#### [What the task asks]
Go through the records and show each line where the word "Ridge" occurs.

#### [Available records]
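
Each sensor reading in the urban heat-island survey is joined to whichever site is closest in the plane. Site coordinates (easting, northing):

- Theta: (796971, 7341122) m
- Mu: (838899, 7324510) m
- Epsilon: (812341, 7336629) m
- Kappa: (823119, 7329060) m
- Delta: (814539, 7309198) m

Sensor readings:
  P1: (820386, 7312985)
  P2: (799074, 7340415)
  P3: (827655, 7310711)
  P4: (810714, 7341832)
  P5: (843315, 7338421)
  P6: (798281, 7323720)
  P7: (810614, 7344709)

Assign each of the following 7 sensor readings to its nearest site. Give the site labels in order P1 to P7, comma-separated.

Delta, Theta, Delta, Epsilon, Mu, Theta, Epsilon

P1 → Delta (d²=48528778.00)
P2 → Theta (d²=4922458.00)
P3 → Delta (d²=174318625.00)
P4 → Epsilon (d²=29718338.00)
P5 → Mu (d²=213016977.00)
P6 → Theta (d²=304545704.00)
P7 → Epsilon (d²=68268929.00)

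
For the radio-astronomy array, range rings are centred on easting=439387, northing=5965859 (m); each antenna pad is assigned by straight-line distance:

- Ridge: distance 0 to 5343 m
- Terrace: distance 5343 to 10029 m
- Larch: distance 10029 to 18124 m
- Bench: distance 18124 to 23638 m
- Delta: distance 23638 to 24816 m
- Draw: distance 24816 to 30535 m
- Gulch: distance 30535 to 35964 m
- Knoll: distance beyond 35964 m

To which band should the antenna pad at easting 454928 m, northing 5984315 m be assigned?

Delta

Distance = √((454928−439387)² + (5984315−5965859)²) = √(241522681.000 + 340623936.000) = 24127.715 m.
23638 ≤ 24127.715 < 24816 → Delta.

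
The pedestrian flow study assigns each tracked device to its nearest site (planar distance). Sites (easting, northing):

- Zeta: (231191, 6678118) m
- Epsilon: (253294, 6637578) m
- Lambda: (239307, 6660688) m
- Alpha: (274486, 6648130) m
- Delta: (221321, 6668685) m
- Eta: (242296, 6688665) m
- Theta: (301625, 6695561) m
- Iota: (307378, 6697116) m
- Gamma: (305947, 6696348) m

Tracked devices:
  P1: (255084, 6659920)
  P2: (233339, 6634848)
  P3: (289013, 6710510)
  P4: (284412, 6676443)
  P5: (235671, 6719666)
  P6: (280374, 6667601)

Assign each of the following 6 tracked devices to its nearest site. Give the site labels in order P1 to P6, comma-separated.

P1 → Lambda (d²=249503553.00)
P2 → Epsilon (d²=405654925.00)
P3 → Theta (d²=382535145.00)
P4 → Theta (d²=661785293.00)
P5 → Eta (d²=1004952626.00)
P6 → Alpha (d²=413788385.00)

Lambda, Epsilon, Theta, Theta, Eta, Alpha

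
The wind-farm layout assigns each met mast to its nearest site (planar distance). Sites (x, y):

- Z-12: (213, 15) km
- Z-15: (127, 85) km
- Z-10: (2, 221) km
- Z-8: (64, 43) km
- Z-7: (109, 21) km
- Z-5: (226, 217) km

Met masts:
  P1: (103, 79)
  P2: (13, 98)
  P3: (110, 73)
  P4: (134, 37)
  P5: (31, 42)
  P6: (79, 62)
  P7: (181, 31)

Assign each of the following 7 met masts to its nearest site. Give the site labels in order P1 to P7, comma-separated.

P1 → Z-15 (d²=612.00)
P2 → Z-8 (d²=5626.00)
P3 → Z-15 (d²=433.00)
P4 → Z-7 (d²=881.00)
P5 → Z-8 (d²=1090.00)
P6 → Z-8 (d²=586.00)
P7 → Z-12 (d²=1280.00)

Z-15, Z-8, Z-15, Z-7, Z-8, Z-8, Z-12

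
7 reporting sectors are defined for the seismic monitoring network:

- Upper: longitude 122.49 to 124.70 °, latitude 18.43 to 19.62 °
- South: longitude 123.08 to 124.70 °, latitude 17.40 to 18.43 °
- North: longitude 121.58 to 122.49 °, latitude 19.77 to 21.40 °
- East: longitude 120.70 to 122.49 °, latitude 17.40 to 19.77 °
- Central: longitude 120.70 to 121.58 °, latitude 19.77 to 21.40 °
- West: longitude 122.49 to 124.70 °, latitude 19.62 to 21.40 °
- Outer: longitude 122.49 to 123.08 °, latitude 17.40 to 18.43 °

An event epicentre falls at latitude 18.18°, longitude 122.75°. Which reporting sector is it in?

The point has longitude = 122.75 and latitude = 18.18.
Only Outer satisfies 122.49 ≤ longitude ≤ 123.08 and 17.40 ≤ latitude ≤ 18.43.

Outer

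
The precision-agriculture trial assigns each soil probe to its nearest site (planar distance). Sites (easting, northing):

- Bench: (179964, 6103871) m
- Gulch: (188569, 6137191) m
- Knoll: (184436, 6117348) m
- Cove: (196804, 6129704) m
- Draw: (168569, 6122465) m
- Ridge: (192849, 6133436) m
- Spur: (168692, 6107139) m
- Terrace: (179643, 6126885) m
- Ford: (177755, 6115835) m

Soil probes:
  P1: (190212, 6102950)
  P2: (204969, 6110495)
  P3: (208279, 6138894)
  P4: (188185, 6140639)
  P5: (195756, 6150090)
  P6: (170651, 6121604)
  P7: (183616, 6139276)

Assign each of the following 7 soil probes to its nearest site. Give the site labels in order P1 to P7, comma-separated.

Bench, Cove, Cove, Gulch, Gulch, Draw, Gulch

P1 → Bench (d²=105869745.00)
P2 → Cove (d²=435652906.00)
P3 → Cove (d²=216131725.00)
P4 → Gulch (d²=12036160.00)
P5 → Gulch (d²=218037170.00)
P6 → Draw (d²=5076045.00)
P7 → Gulch (d²=28879434.00)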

#### [Your response]
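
- Ridge: distance 0 to 5343 m
- Ridge: (192849, 6133436) m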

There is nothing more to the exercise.